## INPUT FOR THIS TASK
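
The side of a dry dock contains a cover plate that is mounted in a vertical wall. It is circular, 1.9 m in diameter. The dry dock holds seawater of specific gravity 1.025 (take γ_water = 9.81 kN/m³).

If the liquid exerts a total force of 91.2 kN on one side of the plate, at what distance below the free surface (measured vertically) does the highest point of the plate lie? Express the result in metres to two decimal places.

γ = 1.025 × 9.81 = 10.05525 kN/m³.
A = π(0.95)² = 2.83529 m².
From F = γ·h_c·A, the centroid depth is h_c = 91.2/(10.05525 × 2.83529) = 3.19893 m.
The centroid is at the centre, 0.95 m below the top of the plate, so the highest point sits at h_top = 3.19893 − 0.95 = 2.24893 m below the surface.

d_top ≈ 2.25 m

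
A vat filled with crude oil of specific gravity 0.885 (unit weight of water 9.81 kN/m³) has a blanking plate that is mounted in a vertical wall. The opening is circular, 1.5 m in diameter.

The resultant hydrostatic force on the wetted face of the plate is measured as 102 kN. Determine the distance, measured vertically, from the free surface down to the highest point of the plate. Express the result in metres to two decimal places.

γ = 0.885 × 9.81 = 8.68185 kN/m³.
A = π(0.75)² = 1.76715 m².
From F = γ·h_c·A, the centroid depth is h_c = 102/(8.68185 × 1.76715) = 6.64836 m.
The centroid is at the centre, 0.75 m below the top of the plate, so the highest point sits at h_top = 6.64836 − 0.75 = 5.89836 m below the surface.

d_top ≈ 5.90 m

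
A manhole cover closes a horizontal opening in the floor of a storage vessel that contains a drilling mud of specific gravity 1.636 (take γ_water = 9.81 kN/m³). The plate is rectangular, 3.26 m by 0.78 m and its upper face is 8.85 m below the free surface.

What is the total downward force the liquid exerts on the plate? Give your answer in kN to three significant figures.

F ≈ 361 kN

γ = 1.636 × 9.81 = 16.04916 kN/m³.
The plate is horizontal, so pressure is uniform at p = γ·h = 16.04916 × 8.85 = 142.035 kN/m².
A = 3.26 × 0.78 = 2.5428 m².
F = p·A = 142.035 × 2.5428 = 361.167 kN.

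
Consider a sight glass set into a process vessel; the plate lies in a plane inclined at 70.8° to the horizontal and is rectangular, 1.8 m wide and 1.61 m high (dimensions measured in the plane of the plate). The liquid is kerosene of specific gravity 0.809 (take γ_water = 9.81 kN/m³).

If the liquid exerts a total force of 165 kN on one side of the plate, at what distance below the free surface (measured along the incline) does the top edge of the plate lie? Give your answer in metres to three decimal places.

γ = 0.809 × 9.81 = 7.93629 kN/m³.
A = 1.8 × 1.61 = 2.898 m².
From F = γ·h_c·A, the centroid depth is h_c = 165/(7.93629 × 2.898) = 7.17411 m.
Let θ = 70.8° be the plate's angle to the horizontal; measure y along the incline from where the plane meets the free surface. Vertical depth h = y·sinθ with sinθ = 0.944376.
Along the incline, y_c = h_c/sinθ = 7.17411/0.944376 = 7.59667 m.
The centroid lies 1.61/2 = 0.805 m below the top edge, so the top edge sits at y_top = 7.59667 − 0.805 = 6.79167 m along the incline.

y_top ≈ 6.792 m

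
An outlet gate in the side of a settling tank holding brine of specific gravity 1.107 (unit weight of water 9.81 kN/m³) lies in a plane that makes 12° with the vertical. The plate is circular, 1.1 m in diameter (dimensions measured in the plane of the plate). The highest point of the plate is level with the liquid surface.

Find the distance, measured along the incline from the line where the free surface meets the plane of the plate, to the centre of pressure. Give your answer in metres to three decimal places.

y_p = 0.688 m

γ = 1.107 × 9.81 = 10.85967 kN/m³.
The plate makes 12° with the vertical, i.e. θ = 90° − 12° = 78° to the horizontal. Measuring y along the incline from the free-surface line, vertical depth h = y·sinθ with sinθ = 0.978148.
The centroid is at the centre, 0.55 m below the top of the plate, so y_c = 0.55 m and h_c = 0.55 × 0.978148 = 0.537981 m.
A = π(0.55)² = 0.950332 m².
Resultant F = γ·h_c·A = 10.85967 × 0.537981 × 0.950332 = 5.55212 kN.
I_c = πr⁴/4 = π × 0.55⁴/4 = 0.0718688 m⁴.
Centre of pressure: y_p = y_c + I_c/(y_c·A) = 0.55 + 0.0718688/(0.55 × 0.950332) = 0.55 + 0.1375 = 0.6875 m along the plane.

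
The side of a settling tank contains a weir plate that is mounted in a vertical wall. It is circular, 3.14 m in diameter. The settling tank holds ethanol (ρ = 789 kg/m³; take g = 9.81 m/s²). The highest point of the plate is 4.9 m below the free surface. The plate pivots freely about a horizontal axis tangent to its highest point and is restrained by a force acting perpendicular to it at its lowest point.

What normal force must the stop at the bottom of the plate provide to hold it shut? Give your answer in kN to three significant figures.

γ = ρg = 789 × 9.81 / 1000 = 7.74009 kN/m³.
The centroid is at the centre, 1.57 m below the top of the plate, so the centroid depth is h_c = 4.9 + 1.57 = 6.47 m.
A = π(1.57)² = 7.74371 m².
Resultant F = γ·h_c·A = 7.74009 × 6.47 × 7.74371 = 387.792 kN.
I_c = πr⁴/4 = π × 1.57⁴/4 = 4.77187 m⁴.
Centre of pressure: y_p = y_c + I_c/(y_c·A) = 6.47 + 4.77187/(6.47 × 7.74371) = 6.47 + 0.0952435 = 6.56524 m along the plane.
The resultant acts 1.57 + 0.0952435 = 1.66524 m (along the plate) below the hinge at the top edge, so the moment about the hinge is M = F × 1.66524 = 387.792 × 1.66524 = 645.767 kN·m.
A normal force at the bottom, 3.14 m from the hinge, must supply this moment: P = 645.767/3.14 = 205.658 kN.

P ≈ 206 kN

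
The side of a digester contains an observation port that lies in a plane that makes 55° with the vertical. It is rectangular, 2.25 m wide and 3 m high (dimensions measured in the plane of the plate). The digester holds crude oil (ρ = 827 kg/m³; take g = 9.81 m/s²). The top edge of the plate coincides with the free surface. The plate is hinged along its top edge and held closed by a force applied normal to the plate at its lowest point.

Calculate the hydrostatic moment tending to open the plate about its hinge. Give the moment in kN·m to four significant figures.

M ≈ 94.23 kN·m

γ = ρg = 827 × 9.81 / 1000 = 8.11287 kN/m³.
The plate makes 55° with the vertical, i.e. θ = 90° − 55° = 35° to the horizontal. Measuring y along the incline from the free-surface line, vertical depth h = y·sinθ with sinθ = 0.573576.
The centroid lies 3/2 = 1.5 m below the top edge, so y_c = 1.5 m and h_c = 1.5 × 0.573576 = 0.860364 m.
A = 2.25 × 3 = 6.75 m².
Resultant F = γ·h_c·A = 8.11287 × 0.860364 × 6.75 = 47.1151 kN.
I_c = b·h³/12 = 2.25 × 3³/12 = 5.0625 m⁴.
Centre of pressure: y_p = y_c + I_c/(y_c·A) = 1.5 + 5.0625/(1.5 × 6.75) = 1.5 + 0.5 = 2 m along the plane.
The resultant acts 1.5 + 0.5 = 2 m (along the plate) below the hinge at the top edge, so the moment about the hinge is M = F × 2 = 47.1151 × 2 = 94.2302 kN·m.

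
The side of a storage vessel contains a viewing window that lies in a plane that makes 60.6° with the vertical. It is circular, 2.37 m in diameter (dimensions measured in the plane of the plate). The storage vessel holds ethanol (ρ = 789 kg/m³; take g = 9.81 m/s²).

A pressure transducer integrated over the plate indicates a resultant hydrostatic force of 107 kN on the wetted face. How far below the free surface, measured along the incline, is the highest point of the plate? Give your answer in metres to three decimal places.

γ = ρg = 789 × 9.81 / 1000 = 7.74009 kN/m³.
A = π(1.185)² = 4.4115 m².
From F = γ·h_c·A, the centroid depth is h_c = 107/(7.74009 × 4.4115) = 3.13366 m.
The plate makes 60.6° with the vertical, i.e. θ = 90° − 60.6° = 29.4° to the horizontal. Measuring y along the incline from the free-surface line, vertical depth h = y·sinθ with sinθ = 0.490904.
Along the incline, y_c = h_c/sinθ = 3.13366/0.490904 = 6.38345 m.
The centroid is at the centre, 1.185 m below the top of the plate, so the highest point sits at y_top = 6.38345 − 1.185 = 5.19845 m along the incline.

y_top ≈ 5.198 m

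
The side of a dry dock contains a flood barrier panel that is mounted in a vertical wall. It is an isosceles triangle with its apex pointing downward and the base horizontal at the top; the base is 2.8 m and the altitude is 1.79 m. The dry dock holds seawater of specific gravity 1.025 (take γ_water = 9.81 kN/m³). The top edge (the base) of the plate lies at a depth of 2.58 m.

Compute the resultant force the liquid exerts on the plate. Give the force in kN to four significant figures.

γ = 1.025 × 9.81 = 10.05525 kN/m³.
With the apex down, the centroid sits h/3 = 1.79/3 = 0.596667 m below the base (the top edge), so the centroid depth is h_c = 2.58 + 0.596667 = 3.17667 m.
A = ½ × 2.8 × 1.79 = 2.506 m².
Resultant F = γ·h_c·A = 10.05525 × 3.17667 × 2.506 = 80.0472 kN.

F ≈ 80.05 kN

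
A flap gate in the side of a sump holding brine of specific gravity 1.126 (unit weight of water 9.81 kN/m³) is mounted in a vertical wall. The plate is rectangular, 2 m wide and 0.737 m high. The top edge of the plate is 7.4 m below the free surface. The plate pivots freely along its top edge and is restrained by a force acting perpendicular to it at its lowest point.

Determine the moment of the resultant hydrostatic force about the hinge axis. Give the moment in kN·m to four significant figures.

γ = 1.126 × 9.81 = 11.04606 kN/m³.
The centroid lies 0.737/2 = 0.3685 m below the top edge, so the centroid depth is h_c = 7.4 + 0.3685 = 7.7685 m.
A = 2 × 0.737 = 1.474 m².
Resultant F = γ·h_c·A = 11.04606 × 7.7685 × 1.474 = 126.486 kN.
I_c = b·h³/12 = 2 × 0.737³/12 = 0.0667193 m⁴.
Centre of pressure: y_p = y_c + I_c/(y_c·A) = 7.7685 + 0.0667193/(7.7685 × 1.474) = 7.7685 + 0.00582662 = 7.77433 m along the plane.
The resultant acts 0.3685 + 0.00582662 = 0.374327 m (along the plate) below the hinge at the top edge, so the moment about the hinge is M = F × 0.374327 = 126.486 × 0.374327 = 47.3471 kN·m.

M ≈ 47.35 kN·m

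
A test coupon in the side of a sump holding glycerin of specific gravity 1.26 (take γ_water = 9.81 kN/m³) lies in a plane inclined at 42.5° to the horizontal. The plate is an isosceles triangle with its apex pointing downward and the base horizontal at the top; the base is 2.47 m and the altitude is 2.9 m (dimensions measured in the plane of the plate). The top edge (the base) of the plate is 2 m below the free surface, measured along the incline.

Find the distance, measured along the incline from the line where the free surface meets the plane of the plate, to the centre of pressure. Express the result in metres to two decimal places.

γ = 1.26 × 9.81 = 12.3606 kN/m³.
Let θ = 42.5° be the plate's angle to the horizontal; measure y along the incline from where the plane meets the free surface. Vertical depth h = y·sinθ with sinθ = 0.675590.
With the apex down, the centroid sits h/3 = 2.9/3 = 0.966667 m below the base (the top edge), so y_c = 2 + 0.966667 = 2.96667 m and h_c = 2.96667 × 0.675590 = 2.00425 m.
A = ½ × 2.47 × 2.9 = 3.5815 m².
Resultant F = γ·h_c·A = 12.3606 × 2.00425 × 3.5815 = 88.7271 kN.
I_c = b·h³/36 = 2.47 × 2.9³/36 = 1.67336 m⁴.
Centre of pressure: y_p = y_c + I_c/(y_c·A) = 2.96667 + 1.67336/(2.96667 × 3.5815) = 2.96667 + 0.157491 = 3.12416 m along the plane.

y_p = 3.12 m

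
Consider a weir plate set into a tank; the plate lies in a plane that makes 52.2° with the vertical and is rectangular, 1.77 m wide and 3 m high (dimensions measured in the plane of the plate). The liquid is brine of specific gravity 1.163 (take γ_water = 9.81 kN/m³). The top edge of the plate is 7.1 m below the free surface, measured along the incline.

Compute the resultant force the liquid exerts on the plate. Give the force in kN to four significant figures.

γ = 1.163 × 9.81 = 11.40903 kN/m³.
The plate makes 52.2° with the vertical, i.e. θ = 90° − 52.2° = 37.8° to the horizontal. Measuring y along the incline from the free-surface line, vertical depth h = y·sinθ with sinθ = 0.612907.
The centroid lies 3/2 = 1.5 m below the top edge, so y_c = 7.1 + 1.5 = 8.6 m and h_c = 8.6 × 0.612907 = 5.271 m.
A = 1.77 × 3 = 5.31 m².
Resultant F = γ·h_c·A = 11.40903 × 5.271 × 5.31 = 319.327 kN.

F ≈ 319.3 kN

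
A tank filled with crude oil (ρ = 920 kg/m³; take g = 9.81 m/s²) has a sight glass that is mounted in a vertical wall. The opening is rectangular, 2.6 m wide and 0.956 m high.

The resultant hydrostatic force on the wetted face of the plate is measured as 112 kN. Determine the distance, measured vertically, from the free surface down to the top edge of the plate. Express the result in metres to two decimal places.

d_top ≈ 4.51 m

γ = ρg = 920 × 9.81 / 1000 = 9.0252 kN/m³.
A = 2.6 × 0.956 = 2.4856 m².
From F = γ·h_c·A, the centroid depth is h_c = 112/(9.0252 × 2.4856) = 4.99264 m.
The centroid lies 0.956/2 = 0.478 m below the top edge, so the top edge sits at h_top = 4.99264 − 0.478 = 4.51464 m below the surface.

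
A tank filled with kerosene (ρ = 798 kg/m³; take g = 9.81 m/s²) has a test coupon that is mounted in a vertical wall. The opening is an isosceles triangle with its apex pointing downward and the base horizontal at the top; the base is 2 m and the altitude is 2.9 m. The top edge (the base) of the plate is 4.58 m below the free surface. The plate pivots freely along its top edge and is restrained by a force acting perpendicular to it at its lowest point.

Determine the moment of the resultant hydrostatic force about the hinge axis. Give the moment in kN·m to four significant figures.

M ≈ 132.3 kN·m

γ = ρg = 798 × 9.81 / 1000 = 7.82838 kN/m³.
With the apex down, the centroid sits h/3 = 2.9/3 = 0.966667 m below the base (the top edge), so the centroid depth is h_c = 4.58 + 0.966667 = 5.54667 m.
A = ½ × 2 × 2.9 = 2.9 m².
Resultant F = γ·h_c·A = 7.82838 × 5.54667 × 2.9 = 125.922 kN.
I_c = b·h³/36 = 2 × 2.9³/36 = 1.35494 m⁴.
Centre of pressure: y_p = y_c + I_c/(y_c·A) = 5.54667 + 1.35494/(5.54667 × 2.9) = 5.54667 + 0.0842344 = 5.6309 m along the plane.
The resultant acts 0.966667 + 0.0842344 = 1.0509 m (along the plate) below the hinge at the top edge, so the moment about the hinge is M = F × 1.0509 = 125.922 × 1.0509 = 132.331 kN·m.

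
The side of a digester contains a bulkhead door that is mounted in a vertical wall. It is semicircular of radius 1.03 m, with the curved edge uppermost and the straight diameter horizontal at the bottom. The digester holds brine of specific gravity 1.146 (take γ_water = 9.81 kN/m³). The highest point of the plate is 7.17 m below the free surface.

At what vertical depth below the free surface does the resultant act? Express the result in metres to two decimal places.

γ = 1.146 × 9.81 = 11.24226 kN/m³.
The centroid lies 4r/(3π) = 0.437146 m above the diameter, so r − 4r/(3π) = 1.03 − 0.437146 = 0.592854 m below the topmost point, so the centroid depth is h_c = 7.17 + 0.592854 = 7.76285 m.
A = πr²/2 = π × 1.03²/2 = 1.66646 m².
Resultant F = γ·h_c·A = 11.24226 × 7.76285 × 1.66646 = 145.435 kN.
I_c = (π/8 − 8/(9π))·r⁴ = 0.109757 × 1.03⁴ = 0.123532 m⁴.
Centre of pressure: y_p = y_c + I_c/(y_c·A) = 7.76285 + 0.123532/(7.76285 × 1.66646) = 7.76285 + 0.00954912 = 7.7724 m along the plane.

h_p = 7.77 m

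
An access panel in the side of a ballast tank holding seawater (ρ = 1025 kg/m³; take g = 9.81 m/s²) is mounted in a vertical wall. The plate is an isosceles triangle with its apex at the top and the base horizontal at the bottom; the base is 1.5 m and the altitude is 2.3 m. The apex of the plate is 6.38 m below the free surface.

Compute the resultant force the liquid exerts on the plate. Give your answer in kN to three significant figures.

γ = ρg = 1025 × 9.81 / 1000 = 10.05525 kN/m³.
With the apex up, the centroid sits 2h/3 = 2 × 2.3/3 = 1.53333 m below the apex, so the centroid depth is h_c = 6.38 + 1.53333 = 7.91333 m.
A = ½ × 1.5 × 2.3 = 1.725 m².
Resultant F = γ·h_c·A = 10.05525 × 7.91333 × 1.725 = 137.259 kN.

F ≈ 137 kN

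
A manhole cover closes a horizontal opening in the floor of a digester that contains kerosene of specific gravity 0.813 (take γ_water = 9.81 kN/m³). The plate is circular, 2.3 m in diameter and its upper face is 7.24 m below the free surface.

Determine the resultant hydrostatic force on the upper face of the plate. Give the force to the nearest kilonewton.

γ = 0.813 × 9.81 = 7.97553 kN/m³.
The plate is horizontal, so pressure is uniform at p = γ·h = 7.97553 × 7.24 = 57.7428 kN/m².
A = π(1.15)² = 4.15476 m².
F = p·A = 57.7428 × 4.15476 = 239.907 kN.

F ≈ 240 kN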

## WHAT THIS TASK INVOLVES
I need every line of the data that has the word "glass"; please list them.

## SOLUTION FOR THIS EXERCISE
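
Consider a sight glass set into a process vessel; the plate lies in a plane inclined at 70.8° to the horizontal and is rectangular, 1.8 m wide and 1.61 m high (dimensions measured in the plane of the plate). The liquid is kerosene of specific gravity 0.809 (take γ_water = 9.81 kN/m³).
A tank filled with crude oil (ρ = 920 kg/m³; take g = 9.81 m/s²) has a sight glass that is mounted in a vertical wall. The opening is rectangular, 2.6 m wide and 0.956 m high.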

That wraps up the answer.